Task item:
Once you find the line containing "report c_0, …, c_2." in the data below, copy it and each following line exactly, up to and including the line containing "Put f(x) = -(9/4)x^3 - (3/2)x^2.", and nothing else.

Records from a data collection:

──────────────────────────────

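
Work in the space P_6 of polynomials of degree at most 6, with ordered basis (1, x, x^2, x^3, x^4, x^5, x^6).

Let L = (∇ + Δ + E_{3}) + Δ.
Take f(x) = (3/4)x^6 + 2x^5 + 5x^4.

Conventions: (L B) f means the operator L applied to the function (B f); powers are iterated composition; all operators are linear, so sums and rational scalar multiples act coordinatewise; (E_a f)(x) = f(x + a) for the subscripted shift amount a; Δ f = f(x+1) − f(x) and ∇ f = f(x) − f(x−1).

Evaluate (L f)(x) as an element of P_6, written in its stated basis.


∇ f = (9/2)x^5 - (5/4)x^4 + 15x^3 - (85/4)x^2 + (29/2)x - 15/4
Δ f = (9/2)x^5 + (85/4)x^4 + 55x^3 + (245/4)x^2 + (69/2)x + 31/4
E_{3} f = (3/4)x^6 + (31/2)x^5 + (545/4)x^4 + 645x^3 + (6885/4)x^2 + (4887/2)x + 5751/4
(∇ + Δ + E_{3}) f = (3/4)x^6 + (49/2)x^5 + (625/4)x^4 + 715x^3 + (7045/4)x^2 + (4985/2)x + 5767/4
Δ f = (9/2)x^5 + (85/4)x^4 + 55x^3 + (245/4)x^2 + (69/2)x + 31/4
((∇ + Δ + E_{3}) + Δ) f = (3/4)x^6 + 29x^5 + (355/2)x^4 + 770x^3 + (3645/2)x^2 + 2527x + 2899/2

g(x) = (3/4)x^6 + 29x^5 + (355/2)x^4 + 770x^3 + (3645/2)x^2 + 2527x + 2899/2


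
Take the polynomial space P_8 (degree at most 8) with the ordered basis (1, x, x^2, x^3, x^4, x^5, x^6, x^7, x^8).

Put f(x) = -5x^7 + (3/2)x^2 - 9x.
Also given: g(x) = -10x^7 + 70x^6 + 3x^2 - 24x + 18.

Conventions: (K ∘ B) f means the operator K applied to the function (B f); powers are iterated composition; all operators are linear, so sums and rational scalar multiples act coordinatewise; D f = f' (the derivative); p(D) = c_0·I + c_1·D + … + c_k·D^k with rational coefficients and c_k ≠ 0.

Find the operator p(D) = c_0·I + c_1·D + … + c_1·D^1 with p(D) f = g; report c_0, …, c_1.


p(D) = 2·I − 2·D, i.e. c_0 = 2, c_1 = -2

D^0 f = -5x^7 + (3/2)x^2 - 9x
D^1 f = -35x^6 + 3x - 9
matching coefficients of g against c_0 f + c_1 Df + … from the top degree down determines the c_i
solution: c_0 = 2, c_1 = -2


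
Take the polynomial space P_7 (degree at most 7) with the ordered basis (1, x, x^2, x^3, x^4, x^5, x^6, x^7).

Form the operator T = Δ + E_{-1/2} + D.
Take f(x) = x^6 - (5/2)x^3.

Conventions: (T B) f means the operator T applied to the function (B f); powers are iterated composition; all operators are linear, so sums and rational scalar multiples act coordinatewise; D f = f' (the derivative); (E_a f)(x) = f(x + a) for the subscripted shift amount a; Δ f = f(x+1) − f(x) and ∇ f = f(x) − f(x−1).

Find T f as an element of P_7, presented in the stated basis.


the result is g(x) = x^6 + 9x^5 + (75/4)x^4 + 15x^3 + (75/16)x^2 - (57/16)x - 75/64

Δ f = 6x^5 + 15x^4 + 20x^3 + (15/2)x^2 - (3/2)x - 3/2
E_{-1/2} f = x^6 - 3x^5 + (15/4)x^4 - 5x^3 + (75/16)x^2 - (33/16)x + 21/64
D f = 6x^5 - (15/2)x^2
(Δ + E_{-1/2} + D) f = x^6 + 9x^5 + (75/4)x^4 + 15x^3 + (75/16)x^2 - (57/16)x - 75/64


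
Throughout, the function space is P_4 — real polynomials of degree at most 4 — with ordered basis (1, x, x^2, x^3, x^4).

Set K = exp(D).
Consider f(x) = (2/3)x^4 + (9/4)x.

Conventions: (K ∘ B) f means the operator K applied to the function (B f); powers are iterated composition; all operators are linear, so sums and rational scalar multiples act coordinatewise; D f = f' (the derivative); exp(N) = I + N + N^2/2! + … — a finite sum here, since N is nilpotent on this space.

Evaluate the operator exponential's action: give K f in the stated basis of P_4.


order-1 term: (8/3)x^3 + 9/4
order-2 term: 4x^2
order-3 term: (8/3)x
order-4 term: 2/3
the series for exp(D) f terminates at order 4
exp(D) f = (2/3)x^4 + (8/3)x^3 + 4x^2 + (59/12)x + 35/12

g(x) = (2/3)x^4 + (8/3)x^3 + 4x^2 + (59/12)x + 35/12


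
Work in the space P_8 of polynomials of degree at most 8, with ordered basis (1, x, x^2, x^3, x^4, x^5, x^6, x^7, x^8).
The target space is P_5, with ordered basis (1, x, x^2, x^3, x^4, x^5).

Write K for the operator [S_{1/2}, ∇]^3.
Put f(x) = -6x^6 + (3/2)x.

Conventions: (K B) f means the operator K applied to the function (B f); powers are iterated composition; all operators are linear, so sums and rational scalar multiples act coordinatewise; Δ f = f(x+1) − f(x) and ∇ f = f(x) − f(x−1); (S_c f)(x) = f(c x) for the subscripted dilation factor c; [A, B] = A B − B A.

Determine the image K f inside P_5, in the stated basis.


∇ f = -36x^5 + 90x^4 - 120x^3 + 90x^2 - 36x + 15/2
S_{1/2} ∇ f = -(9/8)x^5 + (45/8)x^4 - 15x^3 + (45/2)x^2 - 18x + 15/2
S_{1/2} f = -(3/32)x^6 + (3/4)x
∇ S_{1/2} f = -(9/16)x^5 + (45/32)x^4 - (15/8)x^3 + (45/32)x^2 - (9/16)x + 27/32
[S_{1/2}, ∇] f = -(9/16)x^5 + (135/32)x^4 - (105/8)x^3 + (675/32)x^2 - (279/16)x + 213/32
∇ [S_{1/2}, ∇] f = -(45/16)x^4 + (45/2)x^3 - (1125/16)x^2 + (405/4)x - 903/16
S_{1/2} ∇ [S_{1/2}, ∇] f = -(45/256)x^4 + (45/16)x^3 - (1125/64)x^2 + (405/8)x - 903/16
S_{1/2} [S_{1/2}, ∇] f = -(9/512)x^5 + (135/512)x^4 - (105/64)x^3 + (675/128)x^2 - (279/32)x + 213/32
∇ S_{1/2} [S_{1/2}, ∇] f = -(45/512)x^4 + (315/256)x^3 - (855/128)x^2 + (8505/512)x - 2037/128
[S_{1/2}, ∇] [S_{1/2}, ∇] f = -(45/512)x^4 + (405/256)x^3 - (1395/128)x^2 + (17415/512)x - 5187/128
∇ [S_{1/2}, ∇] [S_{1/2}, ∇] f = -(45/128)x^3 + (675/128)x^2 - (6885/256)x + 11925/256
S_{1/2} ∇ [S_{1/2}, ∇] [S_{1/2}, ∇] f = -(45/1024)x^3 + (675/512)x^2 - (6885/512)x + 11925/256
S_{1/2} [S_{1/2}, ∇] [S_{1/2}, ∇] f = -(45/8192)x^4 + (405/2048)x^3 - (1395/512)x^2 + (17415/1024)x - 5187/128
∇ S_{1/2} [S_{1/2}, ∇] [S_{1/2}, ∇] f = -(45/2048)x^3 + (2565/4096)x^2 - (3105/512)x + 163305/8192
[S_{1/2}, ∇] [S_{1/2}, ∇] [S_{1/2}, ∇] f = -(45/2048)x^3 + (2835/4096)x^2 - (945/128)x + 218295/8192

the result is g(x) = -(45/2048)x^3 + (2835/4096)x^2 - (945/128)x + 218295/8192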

──────────────────────────────

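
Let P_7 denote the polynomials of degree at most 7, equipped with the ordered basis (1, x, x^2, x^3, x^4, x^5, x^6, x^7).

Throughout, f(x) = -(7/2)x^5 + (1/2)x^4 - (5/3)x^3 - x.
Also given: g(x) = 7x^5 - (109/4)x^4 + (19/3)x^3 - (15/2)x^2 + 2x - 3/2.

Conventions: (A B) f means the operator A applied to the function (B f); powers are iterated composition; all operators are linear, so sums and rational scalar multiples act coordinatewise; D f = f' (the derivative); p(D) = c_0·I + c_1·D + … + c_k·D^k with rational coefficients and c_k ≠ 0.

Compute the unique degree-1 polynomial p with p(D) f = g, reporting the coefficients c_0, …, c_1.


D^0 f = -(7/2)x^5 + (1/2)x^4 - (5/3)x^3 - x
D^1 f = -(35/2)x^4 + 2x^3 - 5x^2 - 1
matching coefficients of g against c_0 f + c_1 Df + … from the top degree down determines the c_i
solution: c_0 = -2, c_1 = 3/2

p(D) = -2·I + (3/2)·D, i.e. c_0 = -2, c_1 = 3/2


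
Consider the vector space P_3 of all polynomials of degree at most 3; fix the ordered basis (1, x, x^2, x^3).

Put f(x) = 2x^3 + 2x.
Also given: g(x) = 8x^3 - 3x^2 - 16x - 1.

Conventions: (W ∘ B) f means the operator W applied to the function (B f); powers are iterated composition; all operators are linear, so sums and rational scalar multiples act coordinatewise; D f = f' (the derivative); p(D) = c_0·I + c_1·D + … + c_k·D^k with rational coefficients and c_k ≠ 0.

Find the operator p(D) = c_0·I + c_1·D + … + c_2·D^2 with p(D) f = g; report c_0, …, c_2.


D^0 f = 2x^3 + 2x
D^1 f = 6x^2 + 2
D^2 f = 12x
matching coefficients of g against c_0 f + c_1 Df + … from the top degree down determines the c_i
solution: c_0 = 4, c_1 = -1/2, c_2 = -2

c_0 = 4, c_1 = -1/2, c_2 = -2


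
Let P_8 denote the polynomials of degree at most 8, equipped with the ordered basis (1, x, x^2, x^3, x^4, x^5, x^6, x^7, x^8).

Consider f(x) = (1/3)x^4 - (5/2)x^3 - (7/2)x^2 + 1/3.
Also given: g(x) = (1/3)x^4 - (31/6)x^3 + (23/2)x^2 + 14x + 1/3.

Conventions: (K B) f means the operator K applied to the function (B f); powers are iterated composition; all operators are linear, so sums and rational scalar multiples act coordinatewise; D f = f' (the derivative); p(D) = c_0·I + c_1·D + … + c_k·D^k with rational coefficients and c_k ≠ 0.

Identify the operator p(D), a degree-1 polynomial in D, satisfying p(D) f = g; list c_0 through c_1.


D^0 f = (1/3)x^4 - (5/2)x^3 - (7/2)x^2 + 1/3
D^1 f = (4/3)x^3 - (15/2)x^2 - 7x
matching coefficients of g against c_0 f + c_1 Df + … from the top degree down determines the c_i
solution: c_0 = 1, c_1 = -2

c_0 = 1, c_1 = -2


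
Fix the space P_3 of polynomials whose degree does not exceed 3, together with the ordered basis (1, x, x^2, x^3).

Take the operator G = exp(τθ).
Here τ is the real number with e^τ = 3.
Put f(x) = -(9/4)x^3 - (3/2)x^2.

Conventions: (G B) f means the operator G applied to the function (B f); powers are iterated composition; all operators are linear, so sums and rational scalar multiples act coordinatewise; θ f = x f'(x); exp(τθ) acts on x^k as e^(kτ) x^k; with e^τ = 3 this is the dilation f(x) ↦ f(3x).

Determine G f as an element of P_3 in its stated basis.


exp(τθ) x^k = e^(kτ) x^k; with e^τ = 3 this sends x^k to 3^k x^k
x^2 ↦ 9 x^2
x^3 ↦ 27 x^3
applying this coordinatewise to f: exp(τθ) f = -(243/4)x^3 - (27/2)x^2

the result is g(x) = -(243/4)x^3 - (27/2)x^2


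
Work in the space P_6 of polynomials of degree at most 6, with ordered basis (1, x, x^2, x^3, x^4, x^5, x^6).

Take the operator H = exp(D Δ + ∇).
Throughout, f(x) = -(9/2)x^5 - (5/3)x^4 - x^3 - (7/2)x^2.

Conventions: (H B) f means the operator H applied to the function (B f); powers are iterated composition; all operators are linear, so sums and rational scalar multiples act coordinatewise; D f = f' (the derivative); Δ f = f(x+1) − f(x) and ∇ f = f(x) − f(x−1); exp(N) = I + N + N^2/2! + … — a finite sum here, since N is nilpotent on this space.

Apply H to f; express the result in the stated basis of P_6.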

──────────────────────────────

Result below:
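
Find the operator p(D) = c_0·I + c_1·D + … + c_2·D^2 with p(D) f = g; report c_0, …, c_2.


D^0 f = 2x^3 + 2x
D^1 f = 6x^2 + 2
D^2 f = 12x
matching coefficients of g against c_0 f + c_1 Df + … from the top degree down determines the c_i
solution: c_0 = 4, c_1 = -1/2, c_2 = -2

c_0 = 4, c_1 = -1/2, c_2 = -2


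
Let P_8 denote the polynomials of degree at most 8, equipped with the ordered basis (1, x, x^2, x^3, x^4, x^5, x^6, x^7, x^8).

Consider f(x) = (1/3)x^4 - (5/2)x^3 - (7/2)x^2 + 1/3.
Also given: g(x) = (1/3)x^4 - (31/6)x^3 + (23/2)x^2 + 14x + 1/3.

Conventions: (K B) f means the operator K applied to the function (B f); powers are iterated composition; all operators are linear, so sums and rational scalar multiples act coordinatewise; D f = f' (the derivative); p(D) = c_0·I + c_1·D + … + c_k·D^k with rational coefficients and c_k ≠ 0.

Identify the operator p(D), a degree-1 polynomial in D, satisfying p(D) f = g; list c_0 through c_1.


D^0 f = (1/3)x^4 - (5/2)x^3 - (7/2)x^2 + 1/3
D^1 f = (4/3)x^3 - (15/2)x^2 - 7x
matching coefficients of g against c_0 f + c_1 Df + … from the top degree down determines the c_i
solution: c_0 = 1, c_1 = -2

c_0 = 1, c_1 = -2


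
Fix the space P_3 of polynomials whose degree does not exceed 3, together with the ordered basis (1, x, x^2, x^3).

Take the operator G = exp(τθ).
Here τ is the real number with e^τ = 3.
Put f(x) = -(9/4)x^3 - (3/2)x^2.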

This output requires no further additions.